=== Section Start ===

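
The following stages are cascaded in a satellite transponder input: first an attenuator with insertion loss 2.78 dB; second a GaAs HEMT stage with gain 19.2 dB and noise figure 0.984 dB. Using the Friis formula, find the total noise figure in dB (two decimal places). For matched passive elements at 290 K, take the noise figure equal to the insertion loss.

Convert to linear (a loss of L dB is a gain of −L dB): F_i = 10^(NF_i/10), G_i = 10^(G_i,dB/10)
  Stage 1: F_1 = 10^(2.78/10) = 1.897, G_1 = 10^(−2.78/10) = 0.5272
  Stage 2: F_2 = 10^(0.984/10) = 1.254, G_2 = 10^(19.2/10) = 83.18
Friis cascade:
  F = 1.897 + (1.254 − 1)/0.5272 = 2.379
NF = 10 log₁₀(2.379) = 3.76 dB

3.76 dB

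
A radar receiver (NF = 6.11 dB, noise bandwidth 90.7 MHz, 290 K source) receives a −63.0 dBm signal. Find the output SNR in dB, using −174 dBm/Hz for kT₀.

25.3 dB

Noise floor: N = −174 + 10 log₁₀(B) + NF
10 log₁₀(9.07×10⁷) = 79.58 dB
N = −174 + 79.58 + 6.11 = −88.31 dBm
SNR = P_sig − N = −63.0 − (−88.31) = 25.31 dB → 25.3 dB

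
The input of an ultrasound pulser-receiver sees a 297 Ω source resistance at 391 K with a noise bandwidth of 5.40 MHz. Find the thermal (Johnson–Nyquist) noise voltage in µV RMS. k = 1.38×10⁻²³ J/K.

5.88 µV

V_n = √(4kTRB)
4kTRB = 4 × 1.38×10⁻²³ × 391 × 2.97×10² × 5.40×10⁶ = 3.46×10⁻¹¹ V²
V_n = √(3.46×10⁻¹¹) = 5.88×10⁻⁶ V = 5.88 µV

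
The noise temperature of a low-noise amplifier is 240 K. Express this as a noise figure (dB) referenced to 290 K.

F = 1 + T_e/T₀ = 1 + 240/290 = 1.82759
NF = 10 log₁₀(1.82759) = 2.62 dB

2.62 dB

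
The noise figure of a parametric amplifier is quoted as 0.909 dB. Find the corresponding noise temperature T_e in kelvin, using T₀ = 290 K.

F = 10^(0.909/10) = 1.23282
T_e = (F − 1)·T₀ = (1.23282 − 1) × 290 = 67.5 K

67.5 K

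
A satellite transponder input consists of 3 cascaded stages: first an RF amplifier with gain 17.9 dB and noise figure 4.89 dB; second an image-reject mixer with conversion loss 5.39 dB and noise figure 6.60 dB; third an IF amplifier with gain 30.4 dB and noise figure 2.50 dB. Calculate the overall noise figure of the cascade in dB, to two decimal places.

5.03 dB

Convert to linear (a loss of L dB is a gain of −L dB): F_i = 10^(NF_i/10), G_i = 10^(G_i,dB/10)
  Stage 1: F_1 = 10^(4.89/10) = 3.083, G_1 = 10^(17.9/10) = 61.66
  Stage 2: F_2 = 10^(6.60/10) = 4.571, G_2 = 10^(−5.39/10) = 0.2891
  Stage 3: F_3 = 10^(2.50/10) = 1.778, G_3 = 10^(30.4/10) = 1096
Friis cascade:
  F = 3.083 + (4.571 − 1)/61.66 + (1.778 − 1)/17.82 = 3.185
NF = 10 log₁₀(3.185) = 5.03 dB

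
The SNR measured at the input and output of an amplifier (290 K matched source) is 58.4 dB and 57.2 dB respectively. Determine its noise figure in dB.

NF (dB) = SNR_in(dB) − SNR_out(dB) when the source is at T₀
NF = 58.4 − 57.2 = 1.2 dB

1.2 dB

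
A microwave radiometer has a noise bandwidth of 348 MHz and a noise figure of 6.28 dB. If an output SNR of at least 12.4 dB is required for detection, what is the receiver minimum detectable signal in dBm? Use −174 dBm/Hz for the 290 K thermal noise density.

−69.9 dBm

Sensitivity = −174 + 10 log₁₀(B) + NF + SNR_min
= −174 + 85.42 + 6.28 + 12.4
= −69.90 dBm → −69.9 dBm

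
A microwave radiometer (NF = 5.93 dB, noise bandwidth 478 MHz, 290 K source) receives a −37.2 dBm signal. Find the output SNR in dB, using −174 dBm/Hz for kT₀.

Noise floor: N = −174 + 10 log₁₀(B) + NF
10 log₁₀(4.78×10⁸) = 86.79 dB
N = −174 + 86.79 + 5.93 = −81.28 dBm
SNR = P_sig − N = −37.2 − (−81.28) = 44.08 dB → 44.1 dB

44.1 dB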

=== Section End ===

A word-for-word transcription of the listing above is what the answer should contain.

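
The following stages are cascaded in a satellite transponder input: first an attenuator with insertion loss 2.78 dB; second a GaAs HEMT stage with gain 19.2 dB and noise figure 0.984 dB. Using the Friis formula, find the total noise figure in dB (two decimal places). For matched passive elements at 290 K, take the noise figure equal to the insertion loss.

Convert to linear (a loss of L dB is a gain of −L dB): F_i = 10^(NF_i/10), G_i = 10^(G_i,dB/10)
  Stage 1: F_1 = 10^(2.78/10) = 1.897, G_1 = 10^(−2.78/10) = 0.5272
  Stage 2: F_2 = 10^(0.984/10) = 1.254, G_2 = 10^(19.2/10) = 83.18
Friis cascade:
  F = 1.897 + (1.254 − 1)/0.5272 = 2.379
NF = 10 log₁₀(2.379) = 3.76 dB

3.76 dB

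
A radar receiver (NF = 6.11 dB, noise bandwidth 90.7 MHz, 290 K source) receives a −63.0 dBm signal. Find the output SNR in dB, using −174 dBm/Hz for kT₀.

25.3 dB

Noise floor: N = −174 + 10 log₁₀(B) + NF
10 log₁₀(9.07×10⁷) = 79.58 dB
N = −174 + 79.58 + 6.11 = −88.31 dBm
SNR = P_sig − N = −63.0 − (−88.31) = 25.31 dB → 25.3 dB

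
The input of an ultrasound pulser-receiver sees a 297 Ω source resistance at 391 K with a noise bandwidth of 5.40 MHz. Find the thermal (Johnson–Nyquist) noise voltage in µV RMS. k = 1.38×10⁻²³ J/K.

5.88 µV

V_n = √(4kTRB)
4kTRB = 4 × 1.38×10⁻²³ × 391 × 2.97×10² × 5.40×10⁶ = 3.46×10⁻¹¹ V²
V_n = √(3.46×10⁻¹¹) = 5.88×10⁻⁶ V = 5.88 µV

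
The noise temperature of a low-noise amplifier is 240 K. Express this as a noise figure (dB) referenced to 290 K.

F = 1 + T_e/T₀ = 1 + 240/290 = 1.82759
NF = 10 log₁₀(1.82759) = 2.62 dB

2.62 dB

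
The noise figure of a parametric amplifier is quoted as 0.909 dB. Find the corresponding noise temperature T_e in kelvin, using T₀ = 290 K.

F = 10^(0.909/10) = 1.23282
T_e = (F − 1)·T₀ = (1.23282 − 1) × 290 = 67.5 K

67.5 K

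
A satellite transponder input consists of 3 cascaded stages: first an RF amplifier with gain 17.9 dB and noise figure 4.89 dB; second an image-reject mixer with conversion loss 5.39 dB and noise figure 6.60 dB; third an IF amplifier with gain 30.4 dB and noise figure 2.50 dB. Calculate the overall noise figure of the cascade in dB, to two decimal places.

5.03 dB

Convert to linear (a loss of L dB is a gain of −L dB): F_i = 10^(NF_i/10), G_i = 10^(G_i,dB/10)
  Stage 1: F_1 = 10^(4.89/10) = 3.083, G_1 = 10^(17.9/10) = 61.66
  Stage 2: F_2 = 10^(6.60/10) = 4.571, G_2 = 10^(−5.39/10) = 0.2891
  Stage 3: F_3 = 10^(2.50/10) = 1.778, G_3 = 10^(30.4/10) = 1096
Friis cascade:
  F = 3.083 + (4.571 − 1)/61.66 + (1.778 − 1)/17.82 = 3.185
NF = 10 log₁₀(3.185) = 5.03 dB

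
The SNR measured at the input and output of an amplifier (290 K matched source) is 58.4 dB and 57.2 dB respectively. Determine its noise figure in dB.

NF (dB) = SNR_in(dB) − SNR_out(dB) when the source is at T₀
NF = 58.4 − 57.2 = 1.2 dB

1.2 dB

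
A microwave radiometer has a noise bandwidth of 348 MHz and a noise figure of 6.28 dB. If an output SNR of at least 12.4 dB is required for detection, what is the receiver minimum detectable signal in dBm? Use −174 dBm/Hz for the 290 K thermal noise density.

−69.9 dBm

Sensitivity = −174 + 10 log₁₀(B) + NF + SNR_min
= −174 + 85.42 + 6.28 + 12.4
= −69.90 dBm → −69.9 dBm

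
A microwave radiometer (NF = 5.93 dB, noise bandwidth 478 MHz, 290 K source) receives a −37.2 dBm signal. Find the output SNR in dB, using −174 dBm/Hz for kT₀.

Noise floor: N = −174 + 10 log₁₀(B) + NF
10 log₁₀(4.78×10⁸) = 86.79 dB
N = −174 + 86.79 + 5.93 = −81.28 dBm
SNR = P_sig − N = −37.2 − (−81.28) = 44.08 dB → 44.1 dB

44.1 dB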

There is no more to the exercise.